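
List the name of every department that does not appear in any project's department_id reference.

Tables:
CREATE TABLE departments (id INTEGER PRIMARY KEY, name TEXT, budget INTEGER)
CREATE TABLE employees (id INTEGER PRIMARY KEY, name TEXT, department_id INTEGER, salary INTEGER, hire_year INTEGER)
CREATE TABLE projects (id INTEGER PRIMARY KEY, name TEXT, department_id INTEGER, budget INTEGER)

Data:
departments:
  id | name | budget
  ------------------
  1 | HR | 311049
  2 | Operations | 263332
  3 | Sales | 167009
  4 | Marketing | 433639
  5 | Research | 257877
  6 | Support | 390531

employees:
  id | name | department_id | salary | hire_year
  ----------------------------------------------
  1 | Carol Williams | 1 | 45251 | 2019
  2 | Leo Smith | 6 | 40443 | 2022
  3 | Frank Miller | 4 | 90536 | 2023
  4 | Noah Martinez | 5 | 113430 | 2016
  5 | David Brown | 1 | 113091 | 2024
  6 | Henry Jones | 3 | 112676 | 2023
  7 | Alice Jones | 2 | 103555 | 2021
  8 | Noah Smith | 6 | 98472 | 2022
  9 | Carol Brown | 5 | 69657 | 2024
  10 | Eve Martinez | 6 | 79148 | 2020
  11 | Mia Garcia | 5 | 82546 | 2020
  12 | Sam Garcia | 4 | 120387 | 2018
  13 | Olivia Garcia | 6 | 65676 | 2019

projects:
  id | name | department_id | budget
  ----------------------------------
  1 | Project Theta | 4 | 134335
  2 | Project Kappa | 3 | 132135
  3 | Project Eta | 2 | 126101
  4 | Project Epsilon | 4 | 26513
SELECT p.name FROM departments p LEFT JOIN projects c ON c.department_id = p.id WHERE c.id IS NULL

Execution result:
name
HR
Research
Support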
- - - -
## Your instructions
What is asked for is an exact copy of the lines above from the one containing "5 | Research | 257877" through the one containing "id | name | department_id | budget", and only those.

## Solution to this task
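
  5 | Research | 257877
  6 | Support | 390531

employees:
  id | name | department_id | salary | hire_year
  ----------------------------------------------
  1 | Carol Williams | 1 | 45251 | 2019
  2 | Leo Smith | 6 | 40443 | 2022
  3 | Frank Miller | 4 | 90536 | 2023
  4 | Noah Martinez | 5 | 113430 | 2016
  5 | David Brown | 1 | 113091 | 2024
  6 | Henry Jones | 3 | 112676 | 2023
  7 | Alice Jones | 2 | 103555 | 2021
  8 | Noah Smith | 6 | 98472 | 2022
  9 | Carol Brown | 5 | 69657 | 2024
  10 | Eve Martinez | 6 | 79148 | 2020
  11 | Mia Garcia | 5 | 82546 | 2020
  12 | Sam Garcia | 4 | 120387 | 2018
  13 | Olivia Garcia | 6 | 65676 | 2019

projects:
  id | name | department_id | budget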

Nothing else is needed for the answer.